__WHAT THE EXERCISE ASKS__
The entries below are to be printed again word for word.

__Dataset entries__
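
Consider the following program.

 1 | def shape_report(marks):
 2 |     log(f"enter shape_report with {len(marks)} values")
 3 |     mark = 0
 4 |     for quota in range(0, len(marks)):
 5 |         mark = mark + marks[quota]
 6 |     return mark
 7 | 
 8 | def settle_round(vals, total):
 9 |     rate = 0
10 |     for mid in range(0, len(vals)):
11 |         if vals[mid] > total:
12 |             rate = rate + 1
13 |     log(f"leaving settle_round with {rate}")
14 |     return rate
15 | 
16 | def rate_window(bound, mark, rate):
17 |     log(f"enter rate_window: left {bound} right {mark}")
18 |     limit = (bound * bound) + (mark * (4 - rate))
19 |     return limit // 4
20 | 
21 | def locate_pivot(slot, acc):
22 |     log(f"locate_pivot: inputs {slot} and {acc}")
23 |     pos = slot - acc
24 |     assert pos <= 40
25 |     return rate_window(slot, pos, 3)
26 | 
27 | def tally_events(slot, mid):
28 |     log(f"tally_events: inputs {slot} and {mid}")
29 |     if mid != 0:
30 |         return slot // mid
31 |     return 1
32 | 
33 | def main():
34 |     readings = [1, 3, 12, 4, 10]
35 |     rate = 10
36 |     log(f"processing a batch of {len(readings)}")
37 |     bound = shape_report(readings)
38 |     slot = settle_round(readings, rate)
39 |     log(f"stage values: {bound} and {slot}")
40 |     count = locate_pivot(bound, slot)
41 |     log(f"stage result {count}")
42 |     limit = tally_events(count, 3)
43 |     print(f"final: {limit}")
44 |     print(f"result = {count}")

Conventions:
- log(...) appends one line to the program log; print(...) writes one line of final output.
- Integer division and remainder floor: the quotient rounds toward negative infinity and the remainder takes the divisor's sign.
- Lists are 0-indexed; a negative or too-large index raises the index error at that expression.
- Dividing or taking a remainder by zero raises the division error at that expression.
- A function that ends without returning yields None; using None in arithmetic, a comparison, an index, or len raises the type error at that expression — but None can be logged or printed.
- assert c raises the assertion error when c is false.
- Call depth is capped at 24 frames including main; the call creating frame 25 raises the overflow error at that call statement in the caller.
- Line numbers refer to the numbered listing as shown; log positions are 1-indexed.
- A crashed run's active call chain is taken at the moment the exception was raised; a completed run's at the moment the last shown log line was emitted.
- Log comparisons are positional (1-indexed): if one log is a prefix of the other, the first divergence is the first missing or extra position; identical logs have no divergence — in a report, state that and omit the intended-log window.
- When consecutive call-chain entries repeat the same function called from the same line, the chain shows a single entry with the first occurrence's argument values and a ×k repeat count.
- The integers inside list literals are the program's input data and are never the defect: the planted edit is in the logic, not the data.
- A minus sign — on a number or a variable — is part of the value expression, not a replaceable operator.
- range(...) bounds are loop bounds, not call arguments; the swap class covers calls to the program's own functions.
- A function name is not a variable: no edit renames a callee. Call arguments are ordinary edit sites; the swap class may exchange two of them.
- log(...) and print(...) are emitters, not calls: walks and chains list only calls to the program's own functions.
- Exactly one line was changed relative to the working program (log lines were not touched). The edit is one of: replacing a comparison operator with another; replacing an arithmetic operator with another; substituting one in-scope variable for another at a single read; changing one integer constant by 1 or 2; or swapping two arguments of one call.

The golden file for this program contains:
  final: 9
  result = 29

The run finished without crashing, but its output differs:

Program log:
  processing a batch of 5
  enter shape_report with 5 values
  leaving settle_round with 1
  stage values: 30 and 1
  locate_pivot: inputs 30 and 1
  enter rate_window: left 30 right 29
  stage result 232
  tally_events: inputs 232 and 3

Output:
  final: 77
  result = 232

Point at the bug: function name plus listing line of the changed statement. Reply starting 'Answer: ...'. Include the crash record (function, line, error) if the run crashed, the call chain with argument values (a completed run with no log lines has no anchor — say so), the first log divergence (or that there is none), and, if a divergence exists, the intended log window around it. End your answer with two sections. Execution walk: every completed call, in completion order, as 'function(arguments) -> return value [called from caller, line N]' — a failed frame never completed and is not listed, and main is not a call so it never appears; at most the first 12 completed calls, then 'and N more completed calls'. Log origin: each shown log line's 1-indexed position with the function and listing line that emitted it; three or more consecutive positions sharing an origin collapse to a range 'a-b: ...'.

Answer: the defect is in rate_window at line 18.
The tell: At log position 7 the runs split — shown 'stage result 232', but the working version logs 'stage result 29'.
Call chain: main -> tally_events(232, 3) (called at line 42).
First divergence: position 7; shown 'stage result 232' vs intended 'stage result 29'.
Intended log window:
  5: locate_pivot: inputs 30 and 1
  6: enter rate_window: left 30 right 29
  7: stage result 29
  8: tally_events: inputs 29 and 3
Execution walk:
  shape_report([1, 3, 12, 4, 10]) -> 30  [called from main, line 37]
  settle_round([1, 3, 12, 4, 10], 10) -> 1  [called from main, line 38]
  rate_window(30, 29, 3) -> 232  [called from locate_pivot, line 25]
  locate_pivot(30, 1) -> 232  [called from main, line 40]
  tally_events(232, 3) -> 77  [called from main, line 42]
Origin of each log line:
  1: from main, line 36
  2: from shape_report, line 2
  3: from settle_round, line 13
  4: from main, line 39
  5: from locate_pivot, line 22
  6: from rate_window, line 17
  7: from main, line 41
  8: from tally_events, line 28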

__TASK RESULT__
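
Consider the following program.

 1 | def shape_report(marks):
 2 |     log(f"enter shape_report with {len(marks)} values")
 3 |     mark = 0
 4 |     for quota in range(0, len(marks)):
 5 |         mark = mark + marks[quota]
 6 |     return mark
 7 | 
 8 | def settle_round(vals, total):
 9 |     rate = 0
10 |     for mid in range(0, len(vals)):
11 |         if vals[mid] > total:
12 |             rate = rate + 1
13 |     log(f"leaving settle_round with {rate}")
14 |     return rate
15 | 
16 | def rate_window(bound, mark, rate):
17 |     log(f"enter rate_window: left {bound} right {mark}")
18 |     limit = (bound * bound) + (mark * (4 - rate))
19 |     return limit // 4
20 | 
21 | def locate_pivot(slot, acc):
22 |     log(f"locate_pivot: inputs {slot} and {acc}")
23 |     pos = slot - acc
24 |     assert pos <= 40
25 |     return rate_window(slot, pos, 3)
26 | 
27 | def tally_events(slot, mid):
28 |     log(f"tally_events: inputs {slot} and {mid}")
29 |     if mid != 0:
30 |         return slot // mid
31 |     return 1
32 | 
33 | def main():
34 |     readings = [1, 3, 12, 4, 10]
35 |     rate = 10
36 |     log(f"processing a batch of {len(readings)}")
37 |     bound = shape_report(readings)
38 |     slot = settle_round(readings, rate)
39 |     log(f"stage values: {bound} and {slot}")
40 |     count = locate_pivot(bound, slot)
41 |     log(f"stage result {count}")
42 |     limit = tally_events(count, 3)
43 |     print(f"final: {limit}")
44 |     print(f"result = {count}")

Conventions:
- log(...) appends one line to the program log; print(...) writes one line of final output.
- Integer division and remainder floor: the quotient rounds toward negative infinity and the remainder takes the divisor's sign.
- Lists are 0-indexed; a negative or too-large index raises the index error at that expression.
- Dividing or taking a remainder by zero raises the division error at that expression.
- A function that ends without returning yields None; using None in arithmetic, a comparison, an index, or len raises the type error at that expression — but None can be logged or printed.
- assert c raises the assertion error when c is false.
- Call depth is capped at 24 frames including main; the call creating frame 25 raises the overflow error at that call statement in the caller.
- Line numbers refer to the numbered listing as shown; log positions are 1-indexed.
- A crashed run's active call chain is taken at the moment the exception was raised; a completed run's at the moment the last shown log line was emitted.
- Log comparisons are positional (1-indexed): if one log is a prefix of the other, the first divergence is the first missing or extra position; identical logs have no divergence — in a report, state that and omit the intended-log window.
- When consecutive call-chain entries repeat the same function called from the same line, the chain shows a single entry with the first occurrence's argument values and a ×k repeat count.
- The integers inside list literals are the program's input data and are never the defect: the planted edit is in the logic, not the data.
- A minus sign — on a number or a variable — is part of the value expression, not a replaceable operator.
- range(...) bounds are loop bounds, not call arguments; the swap class covers calls to the program's own functions.
- A function name is not a variable: no edit renames a callee. Call arguments are ordinary edit sites; the swap class may exchange two of them.
- log(...) and print(...) are emitters, not calls: walks and chains list only calls to the program's own functions.
- Exactly one line was changed relative to the working program (log lines were not touched). The edit is one of: replacing a comparison operator with another; replacing an arithmetic operator with another; substituting one in-scope variable for another at a single read; changing one integer constant by 1 or 2; or swapping two arguments of one call.

The golden file for this program contains:
  final: 9
  result = 29

The run finished without crashing, but its output differs:

Program log:
  processing a batch of 5
  enter shape_report with 5 values
  leaving settle_round with 1
  stage values: 30 and 1
  locate_pivot: inputs 30 and 1
  enter rate_window: left 30 right 29
  stage result 232
  tally_events: inputs 232 and 3

Output:
  final: 77
  result = 232

Point at the bug: function name plus listing line of the changed statement. Reply starting 'Answer: ...'. Include the crash record (function, line, error) if the run crashed, the call chain with argument values (a completed run with no log lines has no anchor — say so), the first log divergence (or that there is none), and, if a divergence exists, the intended log window around it. End your answer with two sections. Execution walk: every completed call, in completion order, as 'function(arguments) -> return value [called from caller, line N]' — a failed frame never completed and is not listed, and main is not a call so it never appears; at most the first 12 completed calls, then 'and N more completed calls'. Log origin: each shown log line's 1-indexed position with the function and listing line that emitted it; three or more consecutive positions sharing an origin collapse to a range 'a-b: ...'.

Answer: the defect is in rate_window at line 18.
The tell: At log position 7 the runs split — shown 'stage result 232', but the working version logs 'stage result 29'.
Call chain: main -> tally_events(232, 3) (called at line 42).
First divergence: position 7; shown 'stage result 232' vs intended 'stage result 29'.
Intended log window:
  5: locate_pivot: inputs 30 and 1
  6: enter rate_window: left 30 right 29
  7: stage result 29
  8: tally_events: inputs 29 and 3
Execution walk:
  shape_report([1, 3, 12, 4, 10]) -> 30  [called from main, line 37]
  settle_round([1, 3, 12, 4, 10], 10) -> 1  [called from main, line 38]
  rate_window(30, 29, 3) -> 232  [called from locate_pivot, line 25]
  locate_pivot(30, 1) -> 232  [called from main, line 40]
  tally_events(232, 3) -> 77  [called from main, line 42]
Origin of each log line:
  1: from main, line 36
  2: from shape_report, line 2
  3: from settle_round, line 13
  4: from main, line 39
  5: from locate_pivot, line 22
  6: from rate_window, line 17
  7: from main, line 41
  8: from tally_events, line 28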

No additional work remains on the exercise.